Work order: Could you set down exactly the lines in the records below between the line holding "The 1962 census" and the line holding "40+ | 7200 |", inclusive?

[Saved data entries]
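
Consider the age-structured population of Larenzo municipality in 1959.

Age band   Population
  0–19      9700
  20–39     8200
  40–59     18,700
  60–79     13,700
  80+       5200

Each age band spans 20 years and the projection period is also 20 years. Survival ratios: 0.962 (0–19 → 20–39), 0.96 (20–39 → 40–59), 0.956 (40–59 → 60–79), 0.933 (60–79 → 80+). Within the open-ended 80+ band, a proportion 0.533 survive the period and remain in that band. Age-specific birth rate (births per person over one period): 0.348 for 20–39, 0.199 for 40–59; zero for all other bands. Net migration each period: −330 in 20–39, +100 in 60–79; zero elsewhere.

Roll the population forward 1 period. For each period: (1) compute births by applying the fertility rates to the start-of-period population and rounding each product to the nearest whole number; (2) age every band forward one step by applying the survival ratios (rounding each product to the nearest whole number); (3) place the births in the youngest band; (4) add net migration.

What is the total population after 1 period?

56979

Let band 1 be 0–19 through band 5 = 80+.
After projecting period 1:
Births: 8200 × 0.348 = 2854 ; 18700 × 0.199 = 3721 ⇒ total 6575
Band 2: 9700 × 0.962 = 9331
Band 3: 8200 × 0.96 = 7872
Band 4: 18700 × 0.956 = 17877
Band 5: 13700 × 0.933 + 5200 × 0.533 = 12782 + 2772 = 15554
Net migration: Band 2 − 330 → 9001; Band 4 + 100 → 17977
→ [6575, 9001, 7872, 17977, 15554]
Total after period 1: 6575 + 9001 + 7872 + 17977 + 15554 = 56979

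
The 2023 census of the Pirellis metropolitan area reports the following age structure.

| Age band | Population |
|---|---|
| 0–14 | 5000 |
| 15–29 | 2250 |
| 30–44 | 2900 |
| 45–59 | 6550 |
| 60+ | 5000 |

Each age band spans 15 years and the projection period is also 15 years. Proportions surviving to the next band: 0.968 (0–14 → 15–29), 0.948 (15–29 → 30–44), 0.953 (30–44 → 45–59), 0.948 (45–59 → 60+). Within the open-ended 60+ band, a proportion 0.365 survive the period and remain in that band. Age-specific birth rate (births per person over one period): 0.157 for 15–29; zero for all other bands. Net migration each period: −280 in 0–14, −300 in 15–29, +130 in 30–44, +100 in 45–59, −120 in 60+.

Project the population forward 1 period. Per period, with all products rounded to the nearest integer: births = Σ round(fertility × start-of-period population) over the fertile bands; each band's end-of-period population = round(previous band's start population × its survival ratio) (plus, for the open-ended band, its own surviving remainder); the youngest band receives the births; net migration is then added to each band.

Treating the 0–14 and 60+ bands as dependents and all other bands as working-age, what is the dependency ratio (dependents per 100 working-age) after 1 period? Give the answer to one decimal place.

Period 1.
Births: 2250 * 0.157 = 353
15–29: 5000 * 0.968 = 4840
30–44: 2250 * 0.948 = 2133
45–59: 2900 * 0.953 = 2764
60+: 6550 * 0.948 + 5000 * 0.365 = 6209 + 1825 = 8034
Net migration: 0–14 − 280 → 73; 15–29 − 300 → 4540; 30–44 + 130 → 2263; 45–59 + 100 → 2864; 60+ − 120 → 7914
Giving 73 / 4540 / 2263 / 2864 / 7914.
Dependents (band 0–14 + band 60+) = 73 + 7914 = 7987; working-age = 9667; ratio = 7987/9667 × 100 = 82.6

82.6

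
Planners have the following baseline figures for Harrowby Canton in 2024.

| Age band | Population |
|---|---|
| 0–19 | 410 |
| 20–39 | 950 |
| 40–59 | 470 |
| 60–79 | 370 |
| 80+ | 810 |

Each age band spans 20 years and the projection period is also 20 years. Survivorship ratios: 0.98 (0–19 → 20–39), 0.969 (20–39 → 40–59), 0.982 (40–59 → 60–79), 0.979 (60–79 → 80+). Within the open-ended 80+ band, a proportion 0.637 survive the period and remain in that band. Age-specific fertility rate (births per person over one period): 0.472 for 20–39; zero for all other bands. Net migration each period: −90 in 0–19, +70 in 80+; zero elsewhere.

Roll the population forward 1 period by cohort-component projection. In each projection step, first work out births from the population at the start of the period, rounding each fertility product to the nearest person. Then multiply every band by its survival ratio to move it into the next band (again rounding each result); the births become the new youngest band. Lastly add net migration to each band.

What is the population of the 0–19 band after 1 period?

358

Numbering the bands 1..5 from youngest to oldest:
— Period 1 —
Births: 950 × 0.472 = 448
Band 2: 410 × 0.98 = 402
Band 3: 950 × 0.969 = 921
Band 4: 470 × 0.982 = 462
Band 5: 370 × 0.979 + 810 × 0.637 = 362 + 516 = 878
Net migration: Band 1 − 90 → 358; Band 5 + 70 → 948
End of period: [358, 402, 921, 462, 948]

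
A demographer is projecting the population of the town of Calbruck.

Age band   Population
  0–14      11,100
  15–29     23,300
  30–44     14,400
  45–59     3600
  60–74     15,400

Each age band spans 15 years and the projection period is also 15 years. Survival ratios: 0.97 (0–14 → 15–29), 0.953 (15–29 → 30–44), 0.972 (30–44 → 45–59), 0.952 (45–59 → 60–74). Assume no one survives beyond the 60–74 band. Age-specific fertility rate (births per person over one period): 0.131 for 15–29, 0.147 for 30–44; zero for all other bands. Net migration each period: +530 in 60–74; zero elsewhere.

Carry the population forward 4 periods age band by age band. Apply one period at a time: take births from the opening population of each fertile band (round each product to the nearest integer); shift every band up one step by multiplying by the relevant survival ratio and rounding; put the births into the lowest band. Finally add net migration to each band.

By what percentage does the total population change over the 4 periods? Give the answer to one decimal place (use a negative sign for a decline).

-67.0

After projecting period 1:
Births: 23300 * 0.131 = 3052, 14400 * 0.147 = 2117 — total 5169
15–29: 11100 * 0.97 = 10767
30–44: 23300 * 0.953 = 22205
45–59: 14400 * 0.972 = 13997
60–74: 3600 * 0.952 = 3427
Net migration: 60–74 + 530 → 3957
End of period: [5169, 10767, 22205, 13997, 3957]
After projecting period 2:
Births: 10767 * 0.131 = 1410, 22205 * 0.147 = 3264 — total 4674
15–29: 5169 * 0.97 = 5014
30–44: 10767 * 0.953 = 10261
45–59: 22205 * 0.972 = 21583
60–74: 13997 * 0.952 = 13325
Net migration: 60–74 + 530 → 13855
End of period: [4674, 5014, 10261, 21583, 13855]
After projecting period 3:
Births: 5014 * 0.131 = 657, 10261 * 0.147 = 1508 — total 2165
15–29: 4674 * 0.97 = 4534
30–44: 5014 * 0.953 = 4778
45–59: 10261 * 0.972 = 9974
60–74: 21583 * 0.952 = 20547
Net migration: 60–74 + 530 → 21077
End of period: [2165, 4534, 4778, 9974, 21077]
After projecting period 4:
Births: 4534 * 0.131 = 594, 4778 * 0.147 = 702 — total 1296
15–29: 2165 * 0.97 = 2100
30–44: 4534 * 0.953 = 4321
45–59: 4778 * 0.972 = 4644
60–74: 9974 * 0.952 = 9495
Net migration: 60–74 + 530 → 10025
End of period: [1296, 2100, 4321, 4644, 10025]
Total: 67800 → 22386; change = -45414; percentage change = -67.0%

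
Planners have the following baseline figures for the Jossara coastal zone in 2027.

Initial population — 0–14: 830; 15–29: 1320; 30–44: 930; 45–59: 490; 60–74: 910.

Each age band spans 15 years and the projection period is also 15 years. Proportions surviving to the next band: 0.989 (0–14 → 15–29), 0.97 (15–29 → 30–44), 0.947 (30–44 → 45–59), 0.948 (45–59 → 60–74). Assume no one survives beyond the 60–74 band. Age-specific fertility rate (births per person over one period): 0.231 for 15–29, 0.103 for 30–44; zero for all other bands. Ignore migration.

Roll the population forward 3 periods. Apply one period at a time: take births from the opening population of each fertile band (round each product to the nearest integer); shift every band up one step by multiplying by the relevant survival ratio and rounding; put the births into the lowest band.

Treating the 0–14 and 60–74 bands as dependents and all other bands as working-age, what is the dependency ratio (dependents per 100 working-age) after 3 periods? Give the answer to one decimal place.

Period 1.
Births: 1320 × 0.231 = 305, 930 × 0.103 = 96 ⇒ total 401
15–29: 830 × 0.989 = 821
30–44: 1320 × 0.97 = 1280
45–59: 930 × 0.947 = 881
60–74: 490 × 0.948 = 465
Population now: 0–14=401, 15–29=821, 30–44=1280, 45–59=881, 60–74=465
Period 2.
Births: 821 × 0.231 = 190, 1280 × 0.103 = 132 ⇒ total 322
15–29: 401 × 0.989 = 397
30–44: 821 × 0.97 = 796
45–59: 1280 × 0.947 = 1212
60–74: 881 × 0.948 = 835
Population now: 0–14=322, 15–29=397, 30–44=796, 45–59=1212, 60–74=835
Period 3.
Births: 397 × 0.231 = 92, 796 × 0.103 = 82 ⇒ total 174
15–29: 322 × 0.989 = 318
30–44: 397 × 0.97 = 385
45–59: 796 × 0.947 = 754
60–74: 1212 × 0.948 = 1149
Population now: 0–14=174, 15–29=318, 30–44=385, 45–59=754, 60–74=1149
Dependents (band 0–14 + band 60–74) = 174 + 1149 = 1323; working-age = 1457; ratio = 1323/1457 × 100 = 90.8

90.8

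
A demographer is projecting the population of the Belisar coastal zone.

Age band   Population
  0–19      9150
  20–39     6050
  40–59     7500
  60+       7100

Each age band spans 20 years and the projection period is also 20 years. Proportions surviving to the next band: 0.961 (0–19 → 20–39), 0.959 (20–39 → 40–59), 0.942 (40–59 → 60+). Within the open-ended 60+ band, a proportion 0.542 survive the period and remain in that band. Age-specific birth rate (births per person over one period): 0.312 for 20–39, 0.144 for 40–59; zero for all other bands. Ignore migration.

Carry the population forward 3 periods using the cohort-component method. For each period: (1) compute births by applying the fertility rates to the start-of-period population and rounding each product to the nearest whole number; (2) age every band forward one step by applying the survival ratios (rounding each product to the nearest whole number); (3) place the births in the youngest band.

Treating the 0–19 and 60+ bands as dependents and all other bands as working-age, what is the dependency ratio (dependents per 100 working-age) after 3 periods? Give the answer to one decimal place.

Numbering the groups 1..4 from youngest to oldest:
[period 1]
Births: 6050 × 0.312 = 1888 ; 7500 × 0.144 = 1080 ⇒ total 2968
Group 2: 9150 × 0.961 = 8793
Group 3: 6050 × 0.959 = 5802
Group 4: 7500 × 0.942 + 7100 × 0.542 = 7065 + 3848 = 10913
→ [2968, 8793, 5802, 10913]
[period 2]
Births: 8793 × 0.312 = 2743 ; 5802 × 0.144 = 835 ⇒ total 3578
Group 2: 2968 × 0.961 = 2852
Group 3: 8793 × 0.959 = 8432
Group 4: 5802 × 0.942 + 10913 × 0.542 = 5465 + 5915 = 11380
→ [3578, 2852, 8432, 11380]
[period 3]
Births: 2852 × 0.312 = 890 ; 8432 × 0.144 = 1214 ⇒ total 2104
Group 2: 3578 × 0.961 = 3438
Group 3: 2852 × 0.959 = 2735
Group 4: 8432 × 0.942 + 11380 × 0.542 = 7943 + 6168 = 14111
→ [2104, 3438, 2735, 14111]
Dependents (band 0–19 + band 60+) = 2104 + 14111 = 16215; working-age = 6173; ratio = 16215/6173 × 100 = 262.7

262.7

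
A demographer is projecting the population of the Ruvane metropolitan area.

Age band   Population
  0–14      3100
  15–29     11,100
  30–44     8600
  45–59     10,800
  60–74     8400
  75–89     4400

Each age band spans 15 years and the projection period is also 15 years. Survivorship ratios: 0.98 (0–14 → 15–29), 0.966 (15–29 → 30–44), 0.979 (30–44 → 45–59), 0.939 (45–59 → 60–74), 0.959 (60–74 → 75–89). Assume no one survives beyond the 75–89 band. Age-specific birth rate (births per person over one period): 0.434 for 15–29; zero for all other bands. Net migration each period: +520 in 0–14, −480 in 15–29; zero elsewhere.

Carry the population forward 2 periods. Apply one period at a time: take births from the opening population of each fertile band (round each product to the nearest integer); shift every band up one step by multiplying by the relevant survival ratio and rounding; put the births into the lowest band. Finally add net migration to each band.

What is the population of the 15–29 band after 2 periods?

Call the groups 1 to 6, youngest first.
— Period 1 —
Births: 11100 × 0.434 = 4817
Group 2: 3100 × 0.98 = 3038
Group 3: 11100 × 0.966 = 10723
Group 4: 8600 × 0.979 = 8419
Group 5: 10800 × 0.939 = 10141
Group 6: 8400 × 0.959 = 8056
Net migration: Group 1 + 520 → 5337; Group 2 − 480 → 2558
→ [5337, 2558, 10723, 8419, 10141, 8056]
— Period 2 —
Births: 2558 × 0.434 = 1110
Group 2: 5337 × 0.98 = 5230
Group 3: 2558 × 0.966 = 2471
Group 4: 10723 × 0.979 = 10498
Group 5: 8419 × 0.939 = 7905
Group 6: 10141 × 0.959 = 9725
Net migration: Group 1 + 520 → 1630; Group 2 − 480 → 4750
→ [1630, 4750, 2471, 10498, 7905, 9725]

4750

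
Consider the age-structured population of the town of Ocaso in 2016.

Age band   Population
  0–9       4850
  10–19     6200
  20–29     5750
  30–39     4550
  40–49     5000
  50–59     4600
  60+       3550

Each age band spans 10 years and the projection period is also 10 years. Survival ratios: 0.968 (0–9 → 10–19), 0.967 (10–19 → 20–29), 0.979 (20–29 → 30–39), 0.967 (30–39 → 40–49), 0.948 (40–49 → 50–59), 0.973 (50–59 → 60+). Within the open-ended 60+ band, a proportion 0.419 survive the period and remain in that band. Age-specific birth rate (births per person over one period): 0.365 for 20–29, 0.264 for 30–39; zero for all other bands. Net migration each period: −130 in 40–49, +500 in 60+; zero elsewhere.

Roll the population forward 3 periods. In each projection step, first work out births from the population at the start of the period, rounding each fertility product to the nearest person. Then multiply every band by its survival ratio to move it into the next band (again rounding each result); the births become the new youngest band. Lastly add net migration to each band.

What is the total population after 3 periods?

32594

Numbering the bands 1..7 from youngest to oldest:
Period 1.
Births: 5750 × 0.365 = 2099 ; 4550 × 0.264 = 1201 — total 3300
Band 2: 4850 × 0.968 = 4695
Band 3: 6200 × 0.967 = 5995
Band 4: 5750 × 0.979 = 5629
Band 5: 4550 × 0.967 = 4400
Band 6: 5000 × 0.948 = 4740
Band 7: 4600 × 0.973 + 3550 × 0.419 = 4476 + 1487 = 5963
Net migration: Band 5 − 130 → 4270; Band 7 + 500 → 6463
End of period: [3300, 4695, 5995, 5629, 4270, 4740, 6463]
Period 2.
Births: 5995 × 0.365 = 2188 ; 5629 × 0.264 = 1486 — total 3674
Band 2: 3300 × 0.968 = 3194
Band 3: 4695 × 0.967 = 4540
Band 4: 5995 × 0.979 = 5869
Band 5: 5629 × 0.967 = 5443
Band 6: 4270 × 0.948 = 4048
Band 7: 4740 × 0.973 + 6463 × 0.419 = 4612 + 2708 = 7320
Net migration: Band 5 − 130 → 5313; Band 7 + 500 → 7820
End of period: [3674, 3194, 4540, 5869, 5313, 4048, 7820]
Period 3.
Births: 4540 × 0.365 = 1657 ; 5869 × 0.264 = 1549 — total 3206
Band 2: 3674 × 0.968 = 3556
Band 3: 3194 × 0.967 = 3089
Band 4: 4540 × 0.979 = 4445
Band 5: 5869 × 0.967 = 5675
Band 6: 5313 × 0.948 = 5037
Band 7: 4048 × 0.973 + 7820 × 0.419 = 3939 + 3277 = 7216
Net migration: Band 5 − 130 → 5545; Band 7 + 500 → 7716
End of period: [3206, 3556, 3089, 4445, 5545, 5037, 7716]
Total after period 3: 3206 + 3556 + 3089 + 4445 + 5545 + 5037 + 7716 = 32594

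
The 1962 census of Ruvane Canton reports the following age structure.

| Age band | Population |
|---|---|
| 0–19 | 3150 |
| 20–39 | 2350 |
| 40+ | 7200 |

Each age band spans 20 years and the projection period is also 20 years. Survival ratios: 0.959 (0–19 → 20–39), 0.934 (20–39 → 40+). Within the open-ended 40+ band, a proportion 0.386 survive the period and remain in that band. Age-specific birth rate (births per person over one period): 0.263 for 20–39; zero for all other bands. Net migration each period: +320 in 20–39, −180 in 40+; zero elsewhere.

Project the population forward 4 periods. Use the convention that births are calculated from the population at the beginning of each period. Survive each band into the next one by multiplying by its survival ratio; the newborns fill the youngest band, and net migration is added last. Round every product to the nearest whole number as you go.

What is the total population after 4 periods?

2735

After projecting period 1:
Births: 2350 × 0.263 = 618
20–39: 3150 × 0.959 = 3021
40+: 2350 × 0.934 + 7200 × 0.386 = 2195 + 2779 = 4974
Net migration: 20–39 + 320 → 3341; 40+ − 180 → 4794
Giving 618 / 3341 / 4794.
After projecting period 2:
Births: 3341 × 0.263 = 879
20–39: 618 × 0.959 = 593
40+: 3341 × 0.934 + 4794 × 0.386 = 3120 + 1850 = 4970
Net migration: 20–39 + 320 → 913; 40+ − 180 → 4790
Giving 879 / 913 / 4790.
After projecting period 3:
Births: 913 × 0.263 = 240
20–39: 879 × 0.959 = 843
40+: 913 × 0.934 + 4790 × 0.386 = 853 + 1849 = 2702
Net migration: 20–39 + 320 → 1163; 40+ − 180 → 2522
Giving 240 / 1163 / 2522.
After projecting period 4:
Births: 1163 × 0.263 = 306
20–39: 240 × 0.959 = 230
40+: 1163 × 0.934 + 2522 × 0.386 = 1086 + 973 = 2059
Net migration: 20–39 + 320 → 550; 40+ − 180 → 1879
Giving 306 / 550 / 1879.
Total after period 4: 306 + 550 + 1879 = 2735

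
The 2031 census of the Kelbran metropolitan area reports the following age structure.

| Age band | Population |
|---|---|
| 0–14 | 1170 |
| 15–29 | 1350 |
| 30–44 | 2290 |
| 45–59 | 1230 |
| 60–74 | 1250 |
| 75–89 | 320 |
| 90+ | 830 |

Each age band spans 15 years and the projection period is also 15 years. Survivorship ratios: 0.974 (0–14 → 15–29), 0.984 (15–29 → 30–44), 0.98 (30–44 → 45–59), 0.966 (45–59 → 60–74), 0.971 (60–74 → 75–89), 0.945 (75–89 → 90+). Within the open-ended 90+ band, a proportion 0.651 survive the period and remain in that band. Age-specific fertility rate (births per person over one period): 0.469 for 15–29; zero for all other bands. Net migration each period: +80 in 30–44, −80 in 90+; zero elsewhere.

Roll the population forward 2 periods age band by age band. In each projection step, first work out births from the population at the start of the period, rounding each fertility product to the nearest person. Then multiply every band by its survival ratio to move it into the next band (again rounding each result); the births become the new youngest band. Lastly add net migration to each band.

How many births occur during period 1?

Period 1.
Births: 1350 × 0.469 = 633
15–29: 1170 × 0.974 = 1140
30–44: 1350 × 0.984 = 1328
45–59: 2290 × 0.98 = 2244
60–74: 1230 × 0.966 = 1188
75–89: 1250 × 0.971 = 1214
90+: 320 × 0.945 + 830 × 0.651 = 302 + 540 = 842
Net migration: 30–44 + 80 → 1408; 90+ − 80 → 762
Population now: 0–14=633, 15–29=1140, 30–44=1408, 45–59=2244, 60–74=1188, 75–89=1214, 90+=762

633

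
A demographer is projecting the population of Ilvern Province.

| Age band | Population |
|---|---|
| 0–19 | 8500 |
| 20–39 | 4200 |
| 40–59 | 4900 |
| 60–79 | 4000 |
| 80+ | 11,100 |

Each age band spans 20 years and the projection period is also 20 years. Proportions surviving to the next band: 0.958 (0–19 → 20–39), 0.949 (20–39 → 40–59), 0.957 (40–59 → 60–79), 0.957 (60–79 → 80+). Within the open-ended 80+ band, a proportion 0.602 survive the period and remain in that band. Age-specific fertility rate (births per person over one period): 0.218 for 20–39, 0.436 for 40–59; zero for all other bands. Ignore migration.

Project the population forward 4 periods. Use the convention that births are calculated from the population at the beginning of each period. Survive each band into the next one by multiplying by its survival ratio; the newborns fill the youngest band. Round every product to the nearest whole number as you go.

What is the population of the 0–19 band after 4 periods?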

Exercise result:
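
The 1962 census of Ruvane Canton reports the following age structure.

| Age band | Population |
|---|---|
| 0–19 | 3150 |
| 20–39 | 2350 |
| 40+ | 7200 |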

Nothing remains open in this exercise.